WHAT TO PRODUCE -
Once you have read the listing below, output it again exactly.

EXERCISE DATA -
########################################
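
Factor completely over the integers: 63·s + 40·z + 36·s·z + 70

(4·z + 7)·(9·s + 10)

Group as (36·s·z + 63·s) + (40·z + 70) = 9·s·(4·z + 7) + 10·(4·z + 7).
Both groups share the factor (4·z + 7).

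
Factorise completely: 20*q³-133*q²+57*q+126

By the rational root theorem, q = 7/5 is a root, so (5*q-7) is a factor; dividing leaves 4*q²-21*q-18.
The remaining quadratic factors as (q-6)(4*q+3).

(4*q+3)*(5*q-7)*(q-6)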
########################################
WRITTEN REPLY -
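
Factor completely over the integers: 63·s + 40·z + 36·s·z + 70

(4·z + 7)·(9·s + 10)

Group as (36·s·z + 63·s) + (40·z + 70) = 9·s·(4·z + 7) + 10·(4·z + 7).
Both groups share the factor (4·z + 7).

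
Factorise completely: 20*q³-133*q²+57*q+126

By the rational root theorem, q = 7/5 is a root, so (5*q-7) is a factor; dividing leaves 4*q²-21*q-18.
The remaining quadratic factors as (q-6)(4*q+3).

(4*q+3)*(5*q-7)*(q-6)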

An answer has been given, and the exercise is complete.